#### [EXERCISE DIRECTIONS]
What is needed is a word-for-word restatement of all the entries.

━━ DATA TO USE ━━

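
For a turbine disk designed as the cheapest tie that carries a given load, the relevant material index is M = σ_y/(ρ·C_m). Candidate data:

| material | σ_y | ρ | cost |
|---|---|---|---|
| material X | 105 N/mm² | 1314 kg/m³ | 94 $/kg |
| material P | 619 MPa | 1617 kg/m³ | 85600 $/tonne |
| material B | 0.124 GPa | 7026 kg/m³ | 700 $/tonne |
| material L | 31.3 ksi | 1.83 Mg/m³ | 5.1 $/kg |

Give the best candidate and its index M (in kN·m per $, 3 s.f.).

Convert each candidate to consistent units, then evaluate M:
  material X: σ_y = 105.0 MPa, ρ = 1314 kg/m³, cost = 94.00 $/kg
  material P: σ_y = 619.0 MPa, ρ = 1617 kg/m³, cost = 85.60 $/kg
  material B: σ_y = 124.0 MPa, ρ = 7026 kg/m³, cost = 0.7000 $/kg
  material L: σ_y = 215.8 MPa, ρ = 1830 kg/m³, cost = 5.100 $/kg
  material B: M = 25.2 kN·m per $
  material L: M = 23.1 kN·m per $
  material P: M = 4.47 kN·m per $
  material X: M = 0.850 kN·m per $
Material B has the largest M.

material B, M = 25.2 kN·m per $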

━━━

#### [TASK SOLUTION]
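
For a turbine disk designed as the cheapest tie that carries a given load, the relevant material index is M = σ_y/(ρ·C_m). Candidate data:

| material | σ_y | ρ | cost |
|---|---|---|---|
| material X | 105 N/mm² | 1314 kg/m³ | 94 $/kg |
| material P | 619 MPa | 1617 kg/m³ | 85600 $/tonne |
| material B | 0.124 GPa | 7026 kg/m³ | 700 $/tonne |
| material L | 31.3 ksi | 1.83 Mg/m³ | 5.1 $/kg |

Give the best candidate and its index M (in kN·m per $, 3 s.f.).

Convert each candidate to consistent units, then evaluate M:
  material X: σ_y = 105.0 MPa, ρ = 1314 kg/m³, cost = 94.00 $/kg
  material P: σ_y = 619.0 MPa, ρ = 1617 kg/m³, cost = 85.60 $/kg
  material B: σ_y = 124.0 MPa, ρ = 7026 kg/m³, cost = 0.7000 $/kg
  material L: σ_y = 215.8 MPa, ρ = 1830 kg/m³, cost = 5.100 $/kg
  material B: M = 25.2 kN·m per $
  material L: M = 23.1 kN·m per $
  material P: M = 4.47 kN·m per $
  material X: M = 0.850 kN·m per $
Material B has the largest M.

material B, M = 25.2 kN·m per $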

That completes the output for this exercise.